The data Block Start

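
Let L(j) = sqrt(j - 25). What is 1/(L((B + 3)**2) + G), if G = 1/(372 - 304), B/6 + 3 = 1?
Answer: -68/258943 + 9248*sqrt(14)/258943 ≈ 0.13337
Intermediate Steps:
B = -12 (B = -18 + 6*1 = -18 + 6 = -12)
L(j) = sqrt(-25 + j)
G = 1/68 ≈ 0.014706
1/(L((B + 3)**2) + G) = 1/(sqrt(-25 + (-12 + 3)**2) + 1/68) = 1/(sqrt(-25 + (-9)**2) + 1/68) = 1/(sqrt(-25 + 81) + 1/68) = 1/(sqrt(56) + 1/68) = 1/(2*sqrt(14) + 1/68) = 1/(1/68 + 2*sqrt(14))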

The data Block End

### Your task
Line by line, transcribe all of the records exactly.

### Solution to the problem
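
Let L(j) = sqrt(j - 25). What is 1/(L((B + 3)**2) + G), if G = 1/(372 - 304), B/6 + 3 = 1?
Answer: -68/258943 + 9248*sqrt(14)/258943 ≈ 0.13337
Intermediate Steps:
B = -12 (B = -18 + 6*1 = -18 + 6 = -12)
L(j) = sqrt(-25 + j)
G = 1/68 ≈ 0.014706
1/(L((B + 3)**2) + G) = 1/(sqrt(-25 + (-12 + 3)**2) + 1/68) = 1/(sqrt(-25 + (-9)**2) + 1/68) = 1/(sqrt(-25 + 81) + 1/68) = 1/(sqrt(56) + 1/68) = 1/(2*sqrt(14) + 1/68) = 1/(1/68 + 2*sqrt(14))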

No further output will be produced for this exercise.